(Task details): The required answer is an exact copy of every entry underneath.

[Records from a dataset]
■ ■ ■ ■

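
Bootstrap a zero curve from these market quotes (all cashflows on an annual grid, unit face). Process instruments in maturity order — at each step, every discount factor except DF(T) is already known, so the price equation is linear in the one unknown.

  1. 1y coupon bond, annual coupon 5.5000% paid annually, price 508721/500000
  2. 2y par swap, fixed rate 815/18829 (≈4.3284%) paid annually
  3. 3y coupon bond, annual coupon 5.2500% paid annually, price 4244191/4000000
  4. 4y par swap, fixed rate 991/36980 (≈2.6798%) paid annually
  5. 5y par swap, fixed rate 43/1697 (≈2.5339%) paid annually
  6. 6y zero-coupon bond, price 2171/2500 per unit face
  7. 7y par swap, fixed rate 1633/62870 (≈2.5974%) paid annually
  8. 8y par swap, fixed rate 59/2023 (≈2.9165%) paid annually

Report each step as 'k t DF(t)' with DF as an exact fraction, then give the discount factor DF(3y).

1 1 2411/2500
2 2 1837/2000
3 3 4571/5000
4 4 9009/10000
5 5 8839/10000
6 6 2171/2500
7 7 8367/10000
8 8 1587/2000
DF(3y) = 4571/5000 ≈ 0.914200

step 1 [1y] bond c/1=11/200: DF=(508721/500000 − 11/200·(0))/(1+11/200) = 2411/2500 ≈ 0.964400
step 2 [2y] swap r/1=815/18829: DF=(1 − 815/18829·(0.964400))/(1+815/18829) = 1837/2000 ≈ 0.918500
step 3 [3y] bond c/1=21/400: DF=(4244191/4000000 − 21/400·(0.964400+0.918500))/(1+21/400) = 4571/5000 ≈ 0.914200
step 4 [4y] swap r/1=991/36980: DF=(1 − 991/36980·(0.964400+0.918500+0.914200))/(1+991/36980) = 9009/10000 ≈ 0.900900
step 5 [5y] swap r/1=43/1697: DF=(1 − 43/1697·(0.964400+0.918500+0.914200+0.900900))/(1+43/1697) = 8839/10000 ≈ 0.883900
step 6 [6y] zero: DF = P = 2171/2500 ≈ 0.868400
step 7 [7y] swap r/1=1633/62870: DF=(1 − 1633/62870·(0.964400+0.918500+0.914200+0.900900+0.883900+0.868400))/(1+1633/62870) = 8367/10000 ≈ 0.836700
step 8 [8y] swap r/1=59/2023: DF=(1 − 59/2023·(0.964400+0.918500+0.914200+0.900900+0.883900+0.868400+0.836700))/(1+59/2023) = 1587/2000 ≈ 0.793500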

■ ■ ■ ■

(Exercise solution):
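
Bootstrap a zero curve from these market quotes (all cashflows on an annual grid, unit face). Process instruments in maturity order — at each step, every discount factor except DF(T) is already known, so the price equation is linear in the one unknown.

  1. 1y coupon bond, annual coupon 5.5000% paid annually, price 508721/500000
  2. 2y par swap, fixed rate 815/18829 (≈4.3284%) paid annually
  3. 3y coupon bond, annual coupon 5.2500% paid annually, price 4244191/4000000
  4. 4y par swap, fixed rate 991/36980 (≈2.6798%) paid annually
  5. 5y par swap, fixed rate 43/1697 (≈2.5339%) paid annually
  6. 6y zero-coupon bond, price 2171/2500 per unit face
  7. 7y par swap, fixed rate 1633/62870 (≈2.5974%) paid annually
  8. 8y par swap, fixed rate 59/2023 (≈2.9165%) paid annually

Report each step as 'k t DF(t)' with DF as an exact fraction, then give the discount factor DF(3y).

1 1 2411/2500
2 2 1837/2000
3 3 4571/5000
4 4 9009/10000
5 5 8839/10000
6 6 2171/2500
7 7 8367/10000
8 8 1587/2000
DF(3y) = 4571/5000 ≈ 0.914200

step 1 [1y] bond c/1=11/200: DF=(508721/500000 − 11/200·(0))/(1+11/200) = 2411/2500 ≈ 0.964400
step 2 [2y] swap r/1=815/18829: DF=(1 − 815/18829·(0.964400))/(1+815/18829) = 1837/2000 ≈ 0.918500
step 3 [3y] bond c/1=21/400: DF=(4244191/4000000 − 21/400·(0.964400+0.918500))/(1+21/400) = 4571/5000 ≈ 0.914200
step 4 [4y] swap r/1=991/36980: DF=(1 − 991/36980·(0.964400+0.918500+0.914200))/(1+991/36980) = 9009/10000 ≈ 0.900900
step 5 [5y] swap r/1=43/1697: DF=(1 − 43/1697·(0.964400+0.918500+0.914200+0.900900))/(1+43/1697) = 8839/10000 ≈ 0.883900
step 6 [6y] zero: DF = P = 2171/2500 ≈ 0.868400
step 7 [7y] swap r/1=1633/62870: DF=(1 − 1633/62870·(0.964400+0.918500+0.914200+0.900900+0.883900+0.868400))/(1+1633/62870) = 8367/10000 ≈ 0.836700
step 8 [8y] swap r/1=59/2023: DF=(1 − 59/2023·(0.964400+0.918500+0.914200+0.900900+0.883900+0.868400+0.836700))/(1+59/2023) = 1587/2000 ≈ 0.793500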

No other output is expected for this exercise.